● **Task to carry out**
Repeat the data below word for word.

Data items
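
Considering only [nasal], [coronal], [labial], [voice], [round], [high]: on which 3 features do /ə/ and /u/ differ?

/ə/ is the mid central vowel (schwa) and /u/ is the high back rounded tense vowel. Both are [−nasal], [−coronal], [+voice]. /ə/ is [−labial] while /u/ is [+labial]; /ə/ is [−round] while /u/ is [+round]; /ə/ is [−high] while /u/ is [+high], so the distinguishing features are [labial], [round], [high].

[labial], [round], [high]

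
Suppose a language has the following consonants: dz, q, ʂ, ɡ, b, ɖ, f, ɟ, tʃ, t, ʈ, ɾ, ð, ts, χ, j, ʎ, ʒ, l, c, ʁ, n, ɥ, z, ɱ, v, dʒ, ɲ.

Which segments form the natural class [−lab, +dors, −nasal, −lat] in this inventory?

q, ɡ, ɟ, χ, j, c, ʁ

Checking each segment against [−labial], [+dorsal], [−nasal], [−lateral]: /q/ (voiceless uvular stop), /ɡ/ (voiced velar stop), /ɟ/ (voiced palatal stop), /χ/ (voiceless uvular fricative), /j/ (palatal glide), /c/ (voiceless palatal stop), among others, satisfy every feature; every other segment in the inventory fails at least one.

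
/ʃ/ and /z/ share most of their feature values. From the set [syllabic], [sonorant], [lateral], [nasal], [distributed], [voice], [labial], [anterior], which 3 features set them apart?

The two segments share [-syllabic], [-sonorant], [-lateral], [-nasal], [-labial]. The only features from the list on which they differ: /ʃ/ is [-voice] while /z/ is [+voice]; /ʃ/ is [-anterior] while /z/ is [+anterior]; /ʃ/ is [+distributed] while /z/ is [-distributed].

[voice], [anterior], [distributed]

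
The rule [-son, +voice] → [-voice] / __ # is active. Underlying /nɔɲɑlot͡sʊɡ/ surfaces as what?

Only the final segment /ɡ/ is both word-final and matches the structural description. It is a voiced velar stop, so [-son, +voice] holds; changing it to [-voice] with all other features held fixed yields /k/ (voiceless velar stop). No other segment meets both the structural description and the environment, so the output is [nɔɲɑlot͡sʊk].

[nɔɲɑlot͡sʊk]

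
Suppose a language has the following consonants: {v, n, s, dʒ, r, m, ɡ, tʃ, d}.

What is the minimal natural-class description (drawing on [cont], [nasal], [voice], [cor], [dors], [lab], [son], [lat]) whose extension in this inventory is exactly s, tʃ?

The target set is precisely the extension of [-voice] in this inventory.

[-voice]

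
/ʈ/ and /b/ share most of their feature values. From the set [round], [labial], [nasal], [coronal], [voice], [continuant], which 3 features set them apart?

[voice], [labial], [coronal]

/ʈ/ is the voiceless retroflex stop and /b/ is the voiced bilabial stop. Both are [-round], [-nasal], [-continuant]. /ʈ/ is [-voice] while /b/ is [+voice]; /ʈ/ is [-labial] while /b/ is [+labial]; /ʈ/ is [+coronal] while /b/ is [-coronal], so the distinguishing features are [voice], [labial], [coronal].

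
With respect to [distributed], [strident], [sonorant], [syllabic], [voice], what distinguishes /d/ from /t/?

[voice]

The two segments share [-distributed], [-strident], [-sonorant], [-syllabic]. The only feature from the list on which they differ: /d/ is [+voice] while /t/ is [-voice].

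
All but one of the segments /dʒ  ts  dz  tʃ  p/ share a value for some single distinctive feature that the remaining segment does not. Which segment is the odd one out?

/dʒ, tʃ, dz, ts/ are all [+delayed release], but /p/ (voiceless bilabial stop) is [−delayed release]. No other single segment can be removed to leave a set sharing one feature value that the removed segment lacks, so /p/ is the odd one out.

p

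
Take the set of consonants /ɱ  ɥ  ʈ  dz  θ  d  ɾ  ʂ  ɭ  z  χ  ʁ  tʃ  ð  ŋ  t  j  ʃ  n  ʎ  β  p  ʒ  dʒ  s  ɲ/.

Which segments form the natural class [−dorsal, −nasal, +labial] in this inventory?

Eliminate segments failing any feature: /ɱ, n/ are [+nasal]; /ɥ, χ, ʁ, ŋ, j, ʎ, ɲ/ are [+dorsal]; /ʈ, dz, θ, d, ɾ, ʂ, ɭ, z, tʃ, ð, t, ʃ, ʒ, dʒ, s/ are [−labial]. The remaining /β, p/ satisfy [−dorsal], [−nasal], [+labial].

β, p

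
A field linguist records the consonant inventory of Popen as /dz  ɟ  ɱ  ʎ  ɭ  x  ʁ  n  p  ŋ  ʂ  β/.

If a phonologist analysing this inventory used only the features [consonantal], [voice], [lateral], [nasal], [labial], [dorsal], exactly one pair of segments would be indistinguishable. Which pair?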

● **Output of the task**
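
Considering only [nasal], [coronal], [labial], [voice], [round], [high]: on which 3 features do /ə/ and /u/ differ?

/ə/ is the mid central vowel (schwa) and /u/ is the high back rounded tense vowel. Both are [−nasal], [−coronal], [+voice]. /ə/ is [−labial] while /u/ is [+labial]; /ə/ is [−round] while /u/ is [+round]; /ə/ is [−high] while /u/ is [+high], so the distinguishing features are [labial], [round], [high].

[labial], [round], [high]

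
Suppose a language has the following consonants: dz, q, ʂ, ɡ, b, ɖ, f, ɟ, tʃ, t, ʈ, ɾ, ð, ts, χ, j, ʎ, ʒ, l, c, ʁ, n, ɥ, z, ɱ, v, dʒ, ɲ.

Which segments form the natural class [−lab, +dors, −nasal, −lat] in this inventory?

q, ɡ, ɟ, χ, j, c, ʁ

Checking each segment against [−labial], [+dorsal], [−nasal], [−lateral]: /q/ (voiceless uvular stop), /ɡ/ (voiced velar stop), /ɟ/ (voiced palatal stop), /χ/ (voiceless uvular fricative), /j/ (palatal glide), /c/ (voiceless palatal stop), among others, satisfy every feature; every other segment in the inventory fails at least one.

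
/ʃ/ and /z/ share most of their feature values. From the set [syllabic], [sonorant], [lateral], [nasal], [distributed], [voice], [labial], [anterior], which 3 features set them apart?

The two segments share [-syllabic], [-sonorant], [-lateral], [-nasal], [-labial]. The only features from the list on which they differ: /ʃ/ is [-voice] while /z/ is [+voice]; /ʃ/ is [-anterior] while /z/ is [+anterior]; /ʃ/ is [+distributed] while /z/ is [-distributed].

[voice], [anterior], [distributed]

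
The rule [-son, +voice] → [-voice] / __ # is active. Underlying /nɔɲɑlot͡sʊɡ/ surfaces as what?

Only the final segment /ɡ/ is both word-final and matches the structural description. It is a voiced velar stop, so [-son, +voice] holds; changing it to [-voice] with all other features held fixed yields /k/ (voiceless velar stop). No other segment meets both the structural description and the environment, so the output is [nɔɲɑlot͡sʊk].

[nɔɲɑlot͡sʊk]

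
Suppose a language has the following consonants: {v, n, s, dʒ, r, m, ɡ, tʃ, d}.

What is the minimal natural-class description (drawing on [cont], [nasal], [voice], [cor], [dors], [lab], [son], [lat]) whose extension in this inventory is exactly s, tʃ?

The target set is precisely the extension of [-voice] in this inventory.

[-voice]

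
/ʈ/ and /b/ share most of their feature values. From the set [round], [labial], [nasal], [coronal], [voice], [continuant], which 3 features set them apart?

[voice], [labial], [coronal]

/ʈ/ is the voiceless retroflex stop and /b/ is the voiced bilabial stop. Both are [-round], [-nasal], [-continuant]. /ʈ/ is [-voice] while /b/ is [+voice]; /ʈ/ is [-labial] while /b/ is [+labial]; /ʈ/ is [+coronal] while /b/ is [-coronal], so the distinguishing features are [voice], [labial], [coronal].

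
With respect to [distributed], [strident], [sonorant], [syllabic], [voice], what distinguishes /d/ from /t/?

[voice]

The two segments share [-distributed], [-strident], [-sonorant], [-syllabic]. The only feature from the list on which they differ: /d/ is [+voice] while /t/ is [-voice].

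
All but one of the segments /dʒ  ts  dz  tʃ  p/ share a value for some single distinctive feature that the remaining segment does not. Which segment is the odd one out?

/dʒ, tʃ, dz, ts/ are all [+delayed release], but /p/ (voiceless bilabial stop) is [−delayed release]. No other single segment can be removed to leave a set sharing one feature value that the removed segment lacks, so /p/ is the odd one out.

p

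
Take the set of consonants /ɱ  ɥ  ʈ  dz  θ  d  ɾ  ʂ  ɭ  z  χ  ʁ  tʃ  ð  ŋ  t  j  ʃ  n  ʎ  β  p  ʒ  dʒ  s  ɲ/.

Which segments form the natural class [−dorsal, −nasal, +labial] in this inventory?

Eliminate segments failing any feature: /ɱ, n/ are [+nasal]; /ɥ, χ, ʁ, ŋ, j, ʎ, ɲ/ are [+dorsal]; /ʈ, dz, θ, d, ɾ, ʂ, ɭ, z, tʃ, ð, t, ʃ, ʒ, dʒ, s/ are [−labial]. The remaining /β, p/ satisfy [−dorsal], [−nasal], [+labial].

β, p

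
A field linguist records the consonant inventory of Popen as /dz  ɟ  ɱ  ʎ  ɭ  x  ʁ  n  p  ŋ  ʂ  β/.

If a phonologist analysing this inventory used only the features [consonantal], [voice], [lateral], [nasal], [labial], [dorsal], exactly one pair of segments would be indistinguishable. Which pair?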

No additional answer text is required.